-- Data for this task follows --

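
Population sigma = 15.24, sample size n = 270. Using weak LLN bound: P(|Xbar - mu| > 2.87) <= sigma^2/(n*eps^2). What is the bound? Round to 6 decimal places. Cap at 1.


bound = min(1, sigma^2/(n*eps^2))
sigma^2 = 15.24^2 = 232.2576
n*eps^2 = 270 * 2.87^2 = 270 * 8.2369 = 2223.963
sigma^2/(n*eps^2) = 232.2576 / 2223.963 ≈ 0.10443411

0.104434


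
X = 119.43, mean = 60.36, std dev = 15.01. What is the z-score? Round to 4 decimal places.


z = (X - mu) / sigma
X - mu = 119.43 - 60.36 = 59.07
z = 59.07 / 15.01 = 5907/1501 ≈ 3.935376

3.9354


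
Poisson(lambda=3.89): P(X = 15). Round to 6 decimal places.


P = e^(-lam) * lam^k / k!
e^(-3.89) ≈ 0.02044535
lam^k = 3.89^15 ≈ 706714529.049240
k! = 15! = 1307674368000
P = 0.02044535 * 706714529.049240 / 1307674368000 ≈ 0.000011

0.000011


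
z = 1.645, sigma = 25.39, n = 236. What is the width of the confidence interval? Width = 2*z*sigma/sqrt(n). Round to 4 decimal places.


width = 2*z*sigma/sqrt(n)
2*z*sigma = 2 * 1.645 * 25.39 = 83.5331
sqrt(236) ≈ 15.362291
width = 83.5331 / 15.362291 ≈ 5.437542

5.4375


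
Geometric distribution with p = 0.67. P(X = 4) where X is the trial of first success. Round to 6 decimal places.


P = (1-p)^(k-1) * p
(1-p)^(k-1) = 0.33^3 = 0.035937
P = 0.035937 * 0.67 = 0.02407779

0.024078


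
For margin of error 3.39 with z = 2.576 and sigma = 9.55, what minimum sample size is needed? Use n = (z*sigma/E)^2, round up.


z*sigma/E = 2.576 * 9.55 / 3.39 = 61502/8475 ≈ 7.256873
(z*sigma/E)^2 ≈ 52.662208
round up: n = 53

53


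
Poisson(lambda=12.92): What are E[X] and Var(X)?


E[X] = Var(X) = lambda = 12.92

12.92, 12.92


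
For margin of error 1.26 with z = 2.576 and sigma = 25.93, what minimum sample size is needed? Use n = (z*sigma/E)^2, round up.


z*sigma/E = 2.576 * 25.93 / 1.26 = 59639/1125 ≈ 53.012444
(z*sigma/E)^2 ≈ 2810.319266
round up: n = 2811

2811


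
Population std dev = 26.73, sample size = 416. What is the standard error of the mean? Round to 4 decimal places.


SE = sigma / sqrt(n)
sqrt(416) ≈ 20.396078
SE = 26.73 / 20.396078 ≈ 1.310546

1.3105


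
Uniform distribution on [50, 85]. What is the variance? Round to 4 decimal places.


Var = (b-a)^2 / 12
(b-a)^2 = (85 - 50)^2 = 1225
Var = 1225/12 ≈ 102.083333

102.0833


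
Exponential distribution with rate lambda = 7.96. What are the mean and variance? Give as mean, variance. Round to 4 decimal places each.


mean = 1/lam, var = 1/lam^2
mean = 1 / 7.96 = 25/199 ≈ 0.125628
lam^2 = 7.96^2 = 63.3616
var = 1 / 63.3616 ≈ 0.015782

0.1256, 0.0158


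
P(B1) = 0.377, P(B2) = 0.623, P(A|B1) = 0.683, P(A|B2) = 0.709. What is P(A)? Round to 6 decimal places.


P(A) = P(A|B1)*P(B1) + P(A|B2)*P(B2)
P(A|B1)*P(B1) = 0.683 * 0.377 = 0.257491
P(A|B2)*P(B2) = 0.709 * 0.623 = 0.441707
P(A) = 0.257491 + 0.441707 = 0.699198

0.699198


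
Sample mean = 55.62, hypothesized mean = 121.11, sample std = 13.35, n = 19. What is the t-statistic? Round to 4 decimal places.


t = (xbar - mu0) / (s/sqrt(n))
xbar - mu0 = 55.62 - 121.11 = -65.49
sqrt(19) ≈ 4.35889894
s/sqrt(n) = 13.35 / 4.35889894 ≈ 3.06270005
t = -65.49 / 3.06270005 ≈ -21.383093

-21.3831


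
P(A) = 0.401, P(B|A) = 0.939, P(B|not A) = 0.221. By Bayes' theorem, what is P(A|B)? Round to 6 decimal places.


P(A|B) = P(B|A)*P(A) / P(B), P(B) = P(B|A)*P(A) + P(B|not A)*P(not A)
P(B|A)*P(A) = 0.939 * 0.401 = 0.376539
P(B|not A)*P(not A) = 0.221 * 0.599 = 0.132379
P(B) = 0.376539 + 0.132379 = 0.508918
P(A|B) = 0.376539 / 0.508918 ≈ 0.73988147

0.739881


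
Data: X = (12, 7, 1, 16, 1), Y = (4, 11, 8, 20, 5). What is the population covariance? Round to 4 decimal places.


Cov = (1/n)*sum((xi-xbar)(yi-ybar))
n = 5, xbar = 37/5 = 7.4, ybar = 48/5 = 9.6
sum((xi-xbar)(yi-ybar)) = 102.8
Cov = 102.8 / 5 = 20.56

20.5600


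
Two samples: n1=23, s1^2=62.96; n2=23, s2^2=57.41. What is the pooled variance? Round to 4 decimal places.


sp^2 = ((n1-1)*s1^2 + (n2-1)*s2^2)/(n1+n2-2)
(n1-1)*s1^2 = 22 * 62.96 = 1385.12
(n2-1)*s2^2 = 22 * 57.41 = 1263.02
numerator = 1385.12 + 1263.02 = 2648.14
n1+n2-2 = 44
sp^2 = 2648.14 / 44 = 60.185

60.1850


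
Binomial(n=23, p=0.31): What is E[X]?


E[X] = n*p = 23 * 0.31 = 7.13

7.13


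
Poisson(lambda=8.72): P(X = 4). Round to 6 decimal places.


P = e^(-lam) * lam^k / k!
e^(-8.72) ≈ 0.0001632872
lam^k = 8.72^4 ≈ 5781.838275
k! = 4! = 24
P = 0.0001632872 * 5781.838275 / 24 ≈ 0.039338

0.039338


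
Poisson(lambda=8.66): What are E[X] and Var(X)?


E[X] = Var(X) = lambda = 8.66

8.66, 8.66


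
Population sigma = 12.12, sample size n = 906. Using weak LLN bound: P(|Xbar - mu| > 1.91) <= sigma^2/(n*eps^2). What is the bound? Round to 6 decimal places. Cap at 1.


bound = min(1, sigma^2/(n*eps^2))
sigma^2 = 12.12^2 = 146.8944
n*eps^2 = 906 * 1.91^2 = 906 * 3.6481 = 3305.1786
sigma^2/(n*eps^2) = 146.8944 / 3305.1786 ≈ 0.04444371

0.044444


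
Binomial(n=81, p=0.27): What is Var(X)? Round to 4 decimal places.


Var = n*p*(1-p) = 81 * 0.27 * 0.73 = 15.9651

15.9651


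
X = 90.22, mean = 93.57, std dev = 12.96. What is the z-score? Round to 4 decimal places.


z = (X - mu) / sigma
X - mu = 90.22 - 93.57 = -3.35
z = -3.35 / 12.96 = -335/1296 ≈ -0.258488

-0.2585


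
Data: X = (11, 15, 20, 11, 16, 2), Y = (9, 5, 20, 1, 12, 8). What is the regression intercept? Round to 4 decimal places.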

-- Data for this task concluded --

Without leaving anything out, retype the material exactly.

◆ Response to the task ◆
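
Population sigma = 15.24, sample size n = 270. Using weak LLN bound: P(|Xbar - mu| > 2.87) <= sigma^2/(n*eps^2). What is the bound? Round to 6 decimal places. Cap at 1.


bound = min(1, sigma^2/(n*eps^2))
sigma^2 = 15.24^2 = 232.2576
n*eps^2 = 270 * 2.87^2 = 270 * 8.2369 = 2223.963
sigma^2/(n*eps^2) = 232.2576 / 2223.963 ≈ 0.10443411

0.104434


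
X = 119.43, mean = 60.36, std dev = 15.01. What is the z-score? Round to 4 decimal places.


z = (X - mu) / sigma
X - mu = 119.43 - 60.36 = 59.07
z = 59.07 / 15.01 = 5907/1501 ≈ 3.935376

3.9354


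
Poisson(lambda=3.89): P(X = 15). Round to 6 decimal places.


P = e^(-lam) * lam^k / k!
e^(-3.89) ≈ 0.02044535
lam^k = 3.89^15 ≈ 706714529.049240
k! = 15! = 1307674368000
P = 0.02044535 * 706714529.049240 / 1307674368000 ≈ 0.000011

0.000011


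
z = 1.645, sigma = 25.39, n = 236. What is the width of the confidence interval? Width = 2*z*sigma/sqrt(n). Round to 4 decimal places.


width = 2*z*sigma/sqrt(n)
2*z*sigma = 2 * 1.645 * 25.39 = 83.5331
sqrt(236) ≈ 15.362291
width = 83.5331 / 15.362291 ≈ 5.437542

5.4375


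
Geometric distribution with p = 0.67. P(X = 4) where X is the trial of first success. Round to 6 decimal places.


P = (1-p)^(k-1) * p
(1-p)^(k-1) = 0.33^3 = 0.035937
P = 0.035937 * 0.67 = 0.02407779

0.024078


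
For margin of error 3.39 with z = 2.576 and sigma = 9.55, what minimum sample size is needed? Use n = (z*sigma/E)^2, round up.


z*sigma/E = 2.576 * 9.55 / 3.39 = 61502/8475 ≈ 7.256873
(z*sigma/E)^2 ≈ 52.662208
round up: n = 53

53


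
Poisson(lambda=12.92): What are E[X] and Var(X)?


E[X] = Var(X) = lambda = 12.92

12.92, 12.92


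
For margin of error 1.26 with z = 2.576 and sigma = 25.93, what minimum sample size is needed? Use n = (z*sigma/E)^2, round up.


z*sigma/E = 2.576 * 25.93 / 1.26 = 59639/1125 ≈ 53.012444
(z*sigma/E)^2 ≈ 2810.319266
round up: n = 2811

2811


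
Population std dev = 26.73, sample size = 416. What is the standard error of the mean? Round to 4 decimal places.


SE = sigma / sqrt(n)
sqrt(416) ≈ 20.396078
SE = 26.73 / 20.396078 ≈ 1.310546

1.3105


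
Uniform distribution on [50, 85]. What is the variance? Round to 4 decimal places.


Var = (b-a)^2 / 12
(b-a)^2 = (85 - 50)^2 = 1225
Var = 1225/12 ≈ 102.083333

102.0833


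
Exponential distribution with rate lambda = 7.96. What are the mean and variance? Give as mean, variance. Round to 4 decimal places each.


mean = 1/lam, var = 1/lam^2
mean = 1 / 7.96 = 25/199 ≈ 0.125628
lam^2 = 7.96^2 = 63.3616
var = 1 / 63.3616 ≈ 0.015782

0.1256, 0.0158


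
P(B1) = 0.377, P(B2) = 0.623, P(A|B1) = 0.683, P(A|B2) = 0.709. What is P(A)? Round to 6 decimal places.


P(A) = P(A|B1)*P(B1) + P(A|B2)*P(B2)
P(A|B1)*P(B1) = 0.683 * 0.377 = 0.257491
P(A|B2)*P(B2) = 0.709 * 0.623 = 0.441707
P(A) = 0.257491 + 0.441707 = 0.699198

0.699198


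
Sample mean = 55.62, hypothesized mean = 121.11, sample std = 13.35, n = 19. What is the t-statistic? Round to 4 decimal places.


t = (xbar - mu0) / (s/sqrt(n))
xbar - mu0 = 55.62 - 121.11 = -65.49
sqrt(19) ≈ 4.35889894
s/sqrt(n) = 13.35 / 4.35889894 ≈ 3.06270005
t = -65.49 / 3.06270005 ≈ -21.383093

-21.3831


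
P(A) = 0.401, P(B|A) = 0.939, P(B|not A) = 0.221. By Bayes' theorem, what is P(A|B)? Round to 6 decimal places.


P(A|B) = P(B|A)*P(A) / P(B), P(B) = P(B|A)*P(A) + P(B|not A)*P(not A)
P(B|A)*P(A) = 0.939 * 0.401 = 0.376539
P(B|not A)*P(not A) = 0.221 * 0.599 = 0.132379
P(B) = 0.376539 + 0.132379 = 0.508918
P(A|B) = 0.376539 / 0.508918 ≈ 0.73988147

0.739881


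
Data: X = (12, 7, 1, 16, 1), Y = (4, 11, 8, 20, 5). What is the population covariance? Round to 4 decimal places.


Cov = (1/n)*sum((xi-xbar)(yi-ybar))
n = 5, xbar = 37/5 = 7.4, ybar = 48/5 = 9.6
sum((xi-xbar)(yi-ybar)) = 102.8
Cov = 102.8 / 5 = 20.56

20.5600


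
Two samples: n1=23, s1^2=62.96; n2=23, s2^2=57.41. What is the pooled variance? Round to 4 decimal places.


sp^2 = ((n1-1)*s1^2 + (n2-1)*s2^2)/(n1+n2-2)
(n1-1)*s1^2 = 22 * 62.96 = 1385.12
(n2-1)*s2^2 = 22 * 57.41 = 1263.02
numerator = 1385.12 + 1263.02 = 2648.14
n1+n2-2 = 44
sp^2 = 2648.14 / 44 = 60.185

60.1850


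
Binomial(n=23, p=0.31): What is E[X]?


E[X] = n*p = 23 * 0.31 = 7.13

7.13


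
Poisson(lambda=8.72): P(X = 4). Round to 6 decimal places.


P = e^(-lam) * lam^k / k!
e^(-8.72) ≈ 0.0001632872
lam^k = 8.72^4 ≈ 5781.838275
k! = 4! = 24
P = 0.0001632872 * 5781.838275 / 24 ≈ 0.039338

0.039338


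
Poisson(lambda=8.66): What are E[X] and Var(X)?


E[X] = Var(X) = lambda = 8.66

8.66, 8.66


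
Population sigma = 12.12, sample size n = 906. Using weak LLN bound: P(|Xbar - mu| > 1.91) <= sigma^2/(n*eps^2). What is the bound? Round to 6 decimal places. Cap at 1.


bound = min(1, sigma^2/(n*eps^2))
sigma^2 = 12.12^2 = 146.8944
n*eps^2 = 906 * 1.91^2 = 906 * 3.6481 = 3305.1786
sigma^2/(n*eps^2) = 146.8944 / 3305.1786 ≈ 0.04444371

0.044444


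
Binomial(n=81, p=0.27): What is Var(X)? Round to 4 decimal places.


Var = n*p*(1-p) = 81 * 0.27 * 0.73 = 15.9651

15.9651


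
X = 90.22, mean = 93.57, std dev = 12.96. What is the z-score? Round to 4 decimal places.


z = (X - mu) / sigma
X - mu = 90.22 - 93.57 = -3.35
z = -3.35 / 12.96 = -335/1296 ≈ -0.258488

-0.2585


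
Data: X = (11, 15, 20, 11, 16, 2), Y = (9, 5, 20, 1, 12, 8). What is the regression intercept? Round to 4 decimal places.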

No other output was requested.